__Task goal__
Write out each record again exactly as it stands.

__Information__
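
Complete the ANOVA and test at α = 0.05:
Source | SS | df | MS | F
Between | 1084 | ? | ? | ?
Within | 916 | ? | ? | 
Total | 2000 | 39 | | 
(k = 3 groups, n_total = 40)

df_between = 2, df_within = 37. MS_between = 542.0, MS_within = 24.76. F = 21.893, F_crit ≈ 3.252. Reject H₀.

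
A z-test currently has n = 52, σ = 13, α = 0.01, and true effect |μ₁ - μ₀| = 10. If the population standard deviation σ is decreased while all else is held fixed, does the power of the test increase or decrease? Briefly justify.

Power increases: a smaller σ shrinks the standard error σ/√n, moving the sampling distribution under H₁ further from the critical value.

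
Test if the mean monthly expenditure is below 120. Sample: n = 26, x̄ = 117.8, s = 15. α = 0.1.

t = (117.8 - 120)/(15/√26) = -0.748, df = 25. Critical t = -1.316. Fail to reject H₀.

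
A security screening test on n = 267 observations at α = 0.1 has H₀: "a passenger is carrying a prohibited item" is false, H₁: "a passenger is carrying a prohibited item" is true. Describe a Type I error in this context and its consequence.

Type I error: rejecting H₀ when it is true — concluding that a passenger is carrying a prohibited item when in fact it is not. Consequence: detaining an innocent passenger — delay and inconvenience.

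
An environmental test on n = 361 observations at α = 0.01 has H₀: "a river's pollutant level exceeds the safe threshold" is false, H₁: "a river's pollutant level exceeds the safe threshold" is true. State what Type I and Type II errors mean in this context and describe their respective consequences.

Type I (false positive): concluding that a river's pollutant level exceeds the safe threshold when it is not — shutting down a compliant factory unnecessarily. Type II (false negative): failing to conclude that a river's pollutant level exceeds the safe threshold when it is — allowing unsafe pollution to continue. Which is costlier depends on domain priorities and is a judgement call rather than a statistical fact.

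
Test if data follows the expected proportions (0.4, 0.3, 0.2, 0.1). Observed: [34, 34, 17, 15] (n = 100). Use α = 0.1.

Expected: [40.0, 30.0, 20.0, 10.0]. χ² = 4.383. df = 3, critical = 6.251. Fail to reject H₀.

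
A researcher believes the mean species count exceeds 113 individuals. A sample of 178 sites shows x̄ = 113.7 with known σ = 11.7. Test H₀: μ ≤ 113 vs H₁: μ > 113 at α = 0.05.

z = 0.798. Critical value: 1.645. Fail to reject H₀.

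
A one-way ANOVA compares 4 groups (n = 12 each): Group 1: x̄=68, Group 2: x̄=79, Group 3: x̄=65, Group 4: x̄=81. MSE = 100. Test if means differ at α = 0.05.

Grand mean = 73.25. SS_between = 2265.0, MS_between = 755.0. F = 7.55, F_crit ≈ 2.816. Reject H₀.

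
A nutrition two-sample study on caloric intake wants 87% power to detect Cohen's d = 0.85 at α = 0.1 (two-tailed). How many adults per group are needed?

z_{α/2} = 1.645, z_β = Φ⁻¹(0.87) = 1.126. For large effect (d = 0.85): n per group = 2(z_{α/2} + z_β)²/d² = 2(1.645 + 1.126)²/0.85² = 21.3 → 22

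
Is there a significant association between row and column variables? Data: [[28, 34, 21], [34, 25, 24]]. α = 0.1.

χ² = 2.154. df = 2, critical = 4.605. Fail to reject H₀. No evidence of dependence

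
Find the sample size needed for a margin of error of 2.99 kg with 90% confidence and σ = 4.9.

n = (z*σ/E)² = (1.645×4.9/2.99)² = 7.3 → n = 8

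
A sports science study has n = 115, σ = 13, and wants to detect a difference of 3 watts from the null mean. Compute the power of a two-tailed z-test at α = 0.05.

SE = σ/√n = 13/√115 = 1.212. Non-centrality λ = d/SE = 3/1.212 = 2.475. Power ≈ Φ(λ - z_{α/2}) = Φ(2.475 - 1.96) = Φ(0.515) = 0.697.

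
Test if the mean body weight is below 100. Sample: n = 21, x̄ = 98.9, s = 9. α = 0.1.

t = (98.9 - 100)/(9/√21) = -0.56, df = 20. Critical t = -1.325. Fail to reject H₀.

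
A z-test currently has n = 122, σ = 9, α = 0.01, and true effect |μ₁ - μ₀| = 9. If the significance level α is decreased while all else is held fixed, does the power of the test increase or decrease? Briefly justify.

Power decreases: a smaller α raises the critical value, so less of the H₁ sampling distribution falls in the rejection region.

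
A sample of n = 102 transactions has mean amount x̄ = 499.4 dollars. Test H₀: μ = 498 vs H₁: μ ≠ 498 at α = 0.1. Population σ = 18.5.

z = (x̄ - μ₀)/(σ/√n) = (499.4 - 498)/(18.5/√102) = 0.764. Critical value: ±1.645. Since |0.764| ≤ 1.645, Fail to reject H₀.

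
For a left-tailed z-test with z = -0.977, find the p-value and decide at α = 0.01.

p = P(Z < -0.977) = Φ(-0.977) ≈ 0.1643. Since p ≥ 0.01, fail to reject H₀ (not significant) at α = 0.01.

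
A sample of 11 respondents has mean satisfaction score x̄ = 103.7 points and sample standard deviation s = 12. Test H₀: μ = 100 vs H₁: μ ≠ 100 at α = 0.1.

t = (x̄ - μ₀)/(s/√n) = (103.7 - 100)/(12/√11) = 1.023. df = 10, critical t = ±1.812. Fail to reject H₀.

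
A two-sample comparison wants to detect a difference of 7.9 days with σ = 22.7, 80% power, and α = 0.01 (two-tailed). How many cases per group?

n per group = 2(z_α/2 + z_β)²σ²/d² = 2×(2.576 + 0.84)²×22.7²/7.9² = 192.7 → n = 193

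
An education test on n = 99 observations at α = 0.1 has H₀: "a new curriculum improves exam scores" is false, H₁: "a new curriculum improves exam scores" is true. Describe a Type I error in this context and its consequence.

Type I error: rejecting H₀ when it is true — concluding that a new curriculum improves exam scores when in fact it is not. Consequence: adopting a curriculum that gives no real benefit — disruption for nothing.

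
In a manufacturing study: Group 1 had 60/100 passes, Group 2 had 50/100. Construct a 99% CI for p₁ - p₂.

p̂₁ = 0.6, p̂₂ = 0.5. Difference = 0.1. CI = (-0.08, 0.28)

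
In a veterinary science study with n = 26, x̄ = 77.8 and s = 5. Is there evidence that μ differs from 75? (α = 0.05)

t = (x̄ - μ₀)/(s/√n) = (77.8 - 75)/(5/√26) = 2.855. df = 25, critical t = ±2.06. Reject H₀.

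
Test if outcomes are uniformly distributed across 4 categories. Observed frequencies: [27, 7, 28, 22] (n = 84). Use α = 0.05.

Expected = 21 each. χ² = Σ(O-E)²/E = 13.429. df = 3, critical value = 7.815. Reject H₀.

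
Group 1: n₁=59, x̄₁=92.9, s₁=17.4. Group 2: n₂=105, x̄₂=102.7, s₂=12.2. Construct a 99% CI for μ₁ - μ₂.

Difference = -9.8. SE = √(17.4²/59 + 12.2²/105) = 2.559. CI = (-16.39, -3.21)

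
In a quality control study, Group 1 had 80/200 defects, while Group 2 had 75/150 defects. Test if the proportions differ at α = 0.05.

p̂₁ = 0.4, p̂₂ = 0.5, pooled p̂ = 0.443. z = -1.864. Critical: ±1.96. Fail to reject H₀.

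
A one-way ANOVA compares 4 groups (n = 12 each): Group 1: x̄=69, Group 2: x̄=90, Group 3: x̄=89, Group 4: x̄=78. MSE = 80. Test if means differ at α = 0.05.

Grand mean = 81.5. SS_between = 3564.0, MS_between = 1188.0. F = 14.85, F_crit ≈ 2.816. Reject H₀.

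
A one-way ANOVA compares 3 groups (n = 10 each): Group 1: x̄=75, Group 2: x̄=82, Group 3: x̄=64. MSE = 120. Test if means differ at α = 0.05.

Grand mean = 73.67. SS_between = 1646.67, MS_between = 823.33. F = 6.861, F_crit ≈ 3.354. Reject H₀.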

__Reply__
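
Complete the ANOVA and test at α = 0.05:
Source | SS | df | MS | F
Between | 1084 | ? | ? | ?
Within | 916 | ? | ? | 
Total | 2000 | 39 | | 
(k = 3 groups, n_total = 40)

df_between = 2, df_within = 37. MS_between = 542.0, MS_within = 24.76. F = 21.893, F_crit ≈ 3.252. Reject H₀.

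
A z-test currently has n = 52, σ = 13, α = 0.01, and true effect |μ₁ - μ₀| = 10. If the population standard deviation σ is decreased while all else is held fixed, does the power of the test increase or decrease? Briefly justify.

Power increases: a smaller σ shrinks the standard error σ/√n, moving the sampling distribution under H₁ further from the critical value.

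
Test if the mean monthly expenditure is below 120. Sample: n = 26, x̄ = 117.8, s = 15. α = 0.1.

t = (117.8 - 120)/(15/√26) = -0.748, df = 25. Critical t = -1.316. Fail to reject H₀.

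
A security screening test on n = 267 observations at α = 0.1 has H₀: "a passenger is carrying a prohibited item" is false, H₁: "a passenger is carrying a prohibited item" is true. Describe a Type I error in this context and its consequence.

Type I error: rejecting H₀ when it is true — concluding that a passenger is carrying a prohibited item when in fact it is not. Consequence: detaining an innocent passenger — delay and inconvenience.

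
An environmental test on n = 361 observations at α = 0.01 has H₀: "a river's pollutant level exceeds the safe threshold" is false, H₁: "a river's pollutant level exceeds the safe threshold" is true. State what Type I and Type II errors mean in this context and describe their respective consequences.

Type I (false positive): concluding that a river's pollutant level exceeds the safe threshold when it is not — shutting down a compliant factory unnecessarily. Type II (false negative): failing to conclude that a river's pollutant level exceeds the safe threshold when it is — allowing unsafe pollution to continue. Which is costlier depends on domain priorities and is a judgement call rather than a statistical fact.

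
Test if data follows the expected proportions (0.4, 0.3, 0.2, 0.1). Observed: [34, 34, 17, 15] (n = 100). Use α = 0.1.

Expected: [40.0, 30.0, 20.0, 10.0]. χ² = 4.383. df = 3, critical = 6.251. Fail to reject H₀.

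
A researcher believes the mean species count exceeds 113 individuals. A sample of 178 sites shows x̄ = 113.7 with known σ = 11.7. Test H₀: μ ≤ 113 vs H₁: μ > 113 at α = 0.05.

z = 0.798. Critical value: 1.645. Fail to reject H₀.

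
A one-way ANOVA compares 4 groups (n = 12 each): Group 1: x̄=68, Group 2: x̄=79, Group 3: x̄=65, Group 4: x̄=81. MSE = 100. Test if means differ at α = 0.05.

Grand mean = 73.25. SS_between = 2265.0, MS_between = 755.0. F = 7.55, F_crit ≈ 2.816. Reject H₀.

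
A nutrition two-sample study on caloric intake wants 87% power to detect Cohen's d = 0.85 at α = 0.1 (two-tailed). How many adults per group are needed?

z_{α/2} = 1.645, z_β = Φ⁻¹(0.87) = 1.126. For large effect (d = 0.85): n per group = 2(z_{α/2} + z_β)²/d² = 2(1.645 + 1.126)²/0.85² = 21.3 → 22

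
Is there a significant association between row and column variables? Data: [[28, 34, 21], [34, 25, 24]]. α = 0.1.

χ² = 2.154. df = 2, critical = 4.605. Fail to reject H₀. No evidence of dependence

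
Find the sample size needed for a margin of error of 2.99 kg with 90% confidence and σ = 4.9.

n = (z*σ/E)² = (1.645×4.9/2.99)² = 7.3 → n = 8

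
A sports science study has n = 115, σ = 13, and wants to detect a difference of 3 watts from the null mean. Compute the power of a two-tailed z-test at α = 0.05.

SE = σ/√n = 13/√115 = 1.212. Non-centrality λ = d/SE = 3/1.212 = 2.475. Power ≈ Φ(λ - z_{α/2}) = Φ(2.475 - 1.96) = Φ(0.515) = 0.697.

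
Test if the mean body weight is below 100. Sample: n = 21, x̄ = 98.9, s = 9. α = 0.1.

t = (98.9 - 100)/(9/√21) = -0.56, df = 20. Critical t = -1.325. Fail to reject H₀.

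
A z-test currently has n = 122, σ = 9, α = 0.01, and true effect |μ₁ - μ₀| = 9. If the significance level α is decreased while all else is held fixed, does the power of the test increase or decrease? Briefly justify.

Power decreases: a smaller α raises the critical value, so less of the H₁ sampling distribution falls in the rejection region.

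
A sample of n = 102 transactions has mean amount x̄ = 499.4 dollars. Test H₀: μ = 498 vs H₁: μ ≠ 498 at α = 0.1. Population σ = 18.5.

z = (x̄ - μ₀)/(σ/√n) = (499.4 - 498)/(18.5/√102) = 0.764. Critical value: ±1.645. Since |0.764| ≤ 1.645, Fail to reject H₀.

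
For a left-tailed z-test with z = -0.977, find the p-value and decide at α = 0.01.

p = P(Z < -0.977) = Φ(-0.977) ≈ 0.1643. Since p ≥ 0.01, fail to reject H₀ (not significant) at α = 0.01.

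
A sample of 11 respondents has mean satisfaction score x̄ = 103.7 points and sample standard deviation s = 12. Test H₀: μ = 100 vs H₁: μ ≠ 100 at α = 0.1.

t = (x̄ - μ₀)/(s/√n) = (103.7 - 100)/(12/√11) = 1.023. df = 10, critical t = ±1.812. Fail to reject H₀.

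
A two-sample comparison wants to detect a difference of 7.9 days with σ = 22.7, 80% power, and α = 0.01 (two-tailed). How many cases per group?

n per group = 2(z_α/2 + z_β)²σ²/d² = 2×(2.576 + 0.84)²×22.7²/7.9² = 192.7 → n = 193

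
An education test on n = 99 observations at α = 0.1 has H₀: "a new curriculum improves exam scores" is false, H₁: "a new curriculum improves exam scores" is true. Describe a Type I error in this context and its consequence.

Type I error: rejecting H₀ when it is true — concluding that a new curriculum improves exam scores when in fact it is not. Consequence: adopting a curriculum that gives no real benefit — disruption for nothing.

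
In a manufacturing study: Group 1 had 60/100 passes, Group 2 had 50/100. Construct a 99% CI for p₁ - p₂.

p̂₁ = 0.6, p̂₂ = 0.5. Difference = 0.1. CI = (-0.08, 0.28)

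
In a veterinary science study with n = 26, x̄ = 77.8 and s = 5. Is there evidence that μ differs from 75? (α = 0.05)

t = (x̄ - μ₀)/(s/√n) = (77.8 - 75)/(5/√26) = 2.855. df = 25, critical t = ±2.06. Reject H₀.

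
Test if outcomes are uniformly distributed across 4 categories. Observed frequencies: [27, 7, 28, 22] (n = 84). Use α = 0.05.

Expected = 21 each. χ² = Σ(O-E)²/E = 13.429. df = 3, critical value = 7.815. Reject H₀.

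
Group 1: n₁=59, x̄₁=92.9, s₁=17.4. Group 2: n₂=105, x̄₂=102.7, s₂=12.2. Construct a 99% CI for μ₁ - μ₂.

Difference = -9.8. SE = √(17.4²/59 + 12.2²/105) = 2.559. CI = (-16.39, -3.21)

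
In a quality control study, Group 1 had 80/200 defects, while Group 2 had 75/150 defects. Test if the proportions differ at α = 0.05.

p̂₁ = 0.4, p̂₂ = 0.5, pooled p̂ = 0.443. z = -1.864. Critical: ±1.96. Fail to reject H₀.

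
A one-way ANOVA compares 4 groups (n = 12 each): Group 1: x̄=69, Group 2: x̄=90, Group 3: x̄=89, Group 4: x̄=78. MSE = 80. Test if means differ at α = 0.05.

Grand mean = 81.5. SS_between = 3564.0, MS_between = 1188.0. F = 14.85, F_crit ≈ 2.816. Reject H₀.

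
A one-way ANOVA compares 3 groups (n = 10 each): Group 1: x̄=75, Group 2: x̄=82, Group 3: x̄=64. MSE = 120. Test if means differ at α = 0.05.

Grand mean = 73.67. SS_between = 1646.67, MS_between = 823.33. F = 6.861, F_crit ≈ 3.354. Reject H₀.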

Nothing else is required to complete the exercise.